┌─ EXCERPTED DATA

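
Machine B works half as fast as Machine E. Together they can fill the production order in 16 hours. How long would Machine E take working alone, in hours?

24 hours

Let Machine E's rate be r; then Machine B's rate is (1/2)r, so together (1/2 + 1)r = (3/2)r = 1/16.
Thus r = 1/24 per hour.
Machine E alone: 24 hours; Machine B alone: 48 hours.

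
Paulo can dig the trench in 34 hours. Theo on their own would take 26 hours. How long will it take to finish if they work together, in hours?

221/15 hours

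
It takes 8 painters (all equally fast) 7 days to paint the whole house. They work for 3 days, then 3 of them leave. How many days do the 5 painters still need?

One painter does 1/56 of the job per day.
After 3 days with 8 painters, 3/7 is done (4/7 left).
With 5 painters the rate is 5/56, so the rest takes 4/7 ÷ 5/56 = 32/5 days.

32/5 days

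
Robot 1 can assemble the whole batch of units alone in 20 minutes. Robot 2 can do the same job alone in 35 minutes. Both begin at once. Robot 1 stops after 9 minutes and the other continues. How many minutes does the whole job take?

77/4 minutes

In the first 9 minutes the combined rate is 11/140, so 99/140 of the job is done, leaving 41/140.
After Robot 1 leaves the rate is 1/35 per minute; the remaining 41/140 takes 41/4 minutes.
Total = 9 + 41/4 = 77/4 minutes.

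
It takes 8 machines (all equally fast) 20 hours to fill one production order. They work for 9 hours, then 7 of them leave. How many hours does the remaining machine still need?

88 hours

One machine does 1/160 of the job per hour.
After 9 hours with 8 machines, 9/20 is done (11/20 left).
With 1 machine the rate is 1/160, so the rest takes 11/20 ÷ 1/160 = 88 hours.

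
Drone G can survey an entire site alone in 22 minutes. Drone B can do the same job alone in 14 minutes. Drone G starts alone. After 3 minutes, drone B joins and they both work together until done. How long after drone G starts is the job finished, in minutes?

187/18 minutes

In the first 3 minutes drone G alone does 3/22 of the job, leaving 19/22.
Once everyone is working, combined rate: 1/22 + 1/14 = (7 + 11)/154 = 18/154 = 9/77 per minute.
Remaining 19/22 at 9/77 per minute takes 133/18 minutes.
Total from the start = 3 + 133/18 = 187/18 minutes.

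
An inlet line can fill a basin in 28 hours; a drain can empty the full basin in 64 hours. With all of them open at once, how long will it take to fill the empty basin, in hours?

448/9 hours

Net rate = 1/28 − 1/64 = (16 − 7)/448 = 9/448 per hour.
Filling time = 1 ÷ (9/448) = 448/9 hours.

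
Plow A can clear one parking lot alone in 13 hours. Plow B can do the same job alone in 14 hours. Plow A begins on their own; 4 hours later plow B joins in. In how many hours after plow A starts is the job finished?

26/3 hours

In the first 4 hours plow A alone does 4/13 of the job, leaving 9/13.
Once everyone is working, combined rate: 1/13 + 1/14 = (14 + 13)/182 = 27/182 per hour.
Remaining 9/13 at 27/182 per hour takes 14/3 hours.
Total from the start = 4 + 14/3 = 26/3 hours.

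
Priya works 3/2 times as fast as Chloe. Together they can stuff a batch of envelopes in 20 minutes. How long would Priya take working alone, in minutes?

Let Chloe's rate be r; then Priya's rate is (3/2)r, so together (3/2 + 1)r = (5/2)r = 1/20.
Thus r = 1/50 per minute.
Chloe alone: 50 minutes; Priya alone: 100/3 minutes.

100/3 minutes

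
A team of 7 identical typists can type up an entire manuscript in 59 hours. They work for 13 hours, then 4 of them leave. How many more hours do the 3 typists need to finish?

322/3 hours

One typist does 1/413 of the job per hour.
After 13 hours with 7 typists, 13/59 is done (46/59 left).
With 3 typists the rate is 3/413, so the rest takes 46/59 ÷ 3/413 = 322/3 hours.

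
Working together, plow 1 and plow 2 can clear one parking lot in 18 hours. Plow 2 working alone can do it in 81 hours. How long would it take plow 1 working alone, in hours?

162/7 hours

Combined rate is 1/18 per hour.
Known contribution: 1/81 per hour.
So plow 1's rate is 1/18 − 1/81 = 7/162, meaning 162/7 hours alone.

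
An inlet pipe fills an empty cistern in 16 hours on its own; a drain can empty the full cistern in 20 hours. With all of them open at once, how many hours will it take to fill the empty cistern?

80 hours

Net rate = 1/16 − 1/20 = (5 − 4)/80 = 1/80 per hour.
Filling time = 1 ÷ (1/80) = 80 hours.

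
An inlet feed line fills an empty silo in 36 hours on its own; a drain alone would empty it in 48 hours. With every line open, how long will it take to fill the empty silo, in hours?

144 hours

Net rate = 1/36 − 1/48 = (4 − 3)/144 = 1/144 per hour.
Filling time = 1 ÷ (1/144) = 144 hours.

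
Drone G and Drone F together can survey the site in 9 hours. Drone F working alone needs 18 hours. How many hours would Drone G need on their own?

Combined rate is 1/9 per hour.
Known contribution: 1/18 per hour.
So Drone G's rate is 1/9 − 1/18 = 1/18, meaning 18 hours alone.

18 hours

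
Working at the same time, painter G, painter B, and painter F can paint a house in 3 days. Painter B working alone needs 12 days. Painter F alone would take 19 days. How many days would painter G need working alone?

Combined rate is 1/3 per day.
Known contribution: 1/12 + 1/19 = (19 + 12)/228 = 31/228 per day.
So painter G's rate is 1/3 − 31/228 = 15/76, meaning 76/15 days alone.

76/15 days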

└─

### EXERCISE INSTRUCTIONS
Return each entry above exactly, leaving none out.

### OUTPUT
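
Machine B works half as fast as Machine E. Together they can fill the production order in 16 hours. How long would Machine E take working alone, in hours?

24 hours

Let Machine E's rate be r; then Machine B's rate is (1/2)r, so together (1/2 + 1)r = (3/2)r = 1/16.
Thus r = 1/24 per hour.
Machine E alone: 24 hours; Machine B alone: 48 hours.

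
Paulo can dig the trench in 34 hours. Theo on their own would take 26 hours. How long will it take to finish if they work together, in hours?

221/15 hours

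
It takes 8 painters (all equally fast) 7 days to paint the whole house. They work for 3 days, then 3 of them leave. How many days do the 5 painters still need?

One painter does 1/56 of the job per day.
After 3 days with 8 painters, 3/7 is done (4/7 left).
With 5 painters the rate is 5/56, so the rest takes 4/7 ÷ 5/56 = 32/5 days.

32/5 days

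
Robot 1 can assemble the whole batch of units alone in 20 minutes. Robot 2 can do the same job alone in 35 minutes. Both begin at once. Robot 1 stops after 9 minutes and the other continues. How many minutes does the whole job take?

77/4 minutes

In the first 9 minutes the combined rate is 11/140, so 99/140 of the job is done, leaving 41/140.
After Robot 1 leaves the rate is 1/35 per minute; the remaining 41/140 takes 41/4 minutes.
Total = 9 + 41/4 = 77/4 minutes.

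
It takes 8 machines (all equally fast) 20 hours to fill one production order. They work for 9 hours, then 7 of them leave. How many hours does the remaining machine still need?

88 hours

One machine does 1/160 of the job per hour.
After 9 hours with 8 machines, 9/20 is done (11/20 left).
With 1 machine the rate is 1/160, so the rest takes 11/20 ÷ 1/160 = 88 hours.

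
Drone G can survey an entire site alone in 22 minutes. Drone B can do the same job alone in 14 minutes. Drone G starts alone. After 3 minutes, drone B joins and they both work together until done. How long after drone G starts is the job finished, in minutes?

187/18 minutes

In the first 3 minutes drone G alone does 3/22 of the job, leaving 19/22.
Once everyone is working, combined rate: 1/22 + 1/14 = (7 + 11)/154 = 18/154 = 9/77 per minute.
Remaining 19/22 at 9/77 per minute takes 133/18 minutes.
Total from the start = 3 + 133/18 = 187/18 minutes.

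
An inlet line can fill a basin in 28 hours; a drain can empty the full basin in 64 hours. With all of them open at once, how long will it take to fill the empty basin, in hours?

448/9 hours

Net rate = 1/28 − 1/64 = (16 − 7)/448 = 9/448 per hour.
Filling time = 1 ÷ (9/448) = 448/9 hours.

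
Plow A can clear one parking lot alone in 13 hours. Plow B can do the same job alone in 14 hours. Plow A begins on their own; 4 hours later plow B joins in. In how many hours after plow A starts is the job finished?

26/3 hours

In the first 4 hours plow A alone does 4/13 of the job, leaving 9/13.
Once everyone is working, combined rate: 1/13 + 1/14 = (14 + 13)/182 = 27/182 per hour.
Remaining 9/13 at 27/182 per hour takes 14/3 hours.
Total from the start = 4 + 14/3 = 26/3 hours.

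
Priya works 3/2 times as fast as Chloe. Together they can stuff a batch of envelopes in 20 minutes. How long would Priya take working alone, in minutes?

Let Chloe's rate be r; then Priya's rate is (3/2)r, so together (3/2 + 1)r = (5/2)r = 1/20.
Thus r = 1/50 per minute.
Chloe alone: 50 minutes; Priya alone: 100/3 minutes.

100/3 minutes

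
A team of 7 identical typists can type up an entire manuscript in 59 hours. They work for 13 hours, then 4 of them leave. How many more hours do the 3 typists need to finish?

322/3 hours

One typist does 1/413 of the job per hour.
After 13 hours with 7 typists, 13/59 is done (46/59 left).
With 3 typists the rate is 3/413, so the rest takes 46/59 ÷ 3/413 = 322/3 hours.

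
Working together, plow 1 and plow 2 can clear one parking lot in 18 hours. Plow 2 working alone can do it in 81 hours. How long would it take plow 1 working alone, in hours?

162/7 hours

Combined rate is 1/18 per hour.
Known contribution: 1/81 per hour.
So plow 1's rate is 1/18 − 1/81 = 7/162, meaning 162/7 hours alone.

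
An inlet pipe fills an empty cistern in 16 hours on its own; a drain can empty the full cistern in 20 hours. With all of them open at once, how many hours will it take to fill the empty cistern?

80 hours

Net rate = 1/16 − 1/20 = (5 − 4)/80 = 1/80 per hour.
Filling time = 1 ÷ (1/80) = 80 hours.

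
An inlet feed line fills an empty silo in 36 hours on its own; a drain alone would empty it in 48 hours. With every line open, how long will it take to fill the empty silo, in hours?

144 hours

Net rate = 1/36 − 1/48 = (4 − 3)/144 = 1/144 per hour.
Filling time = 1 ÷ (1/144) = 144 hours.

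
Drone G and Drone F together can survey the site in 9 hours. Drone F working alone needs 18 hours. How many hours would Drone G need on their own?

Combined rate is 1/9 per hour.
Known contribution: 1/18 per hour.
So Drone G's rate is 1/9 − 1/18 = 1/18, meaning 18 hours alone.

18 hours

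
Working at the same time, painter G, painter B, and painter F can paint a house in 3 days. Painter B working alone needs 12 days. Painter F alone would take 19 days. How many days would painter G need working alone?

Combined rate is 1/3 per day.
Known contribution: 1/12 + 1/19 = (19 + 12)/228 = 31/228 per day.
So painter G's rate is 1/3 − 31/228 = 15/76, meaning 76/15 days alone.

76/15 days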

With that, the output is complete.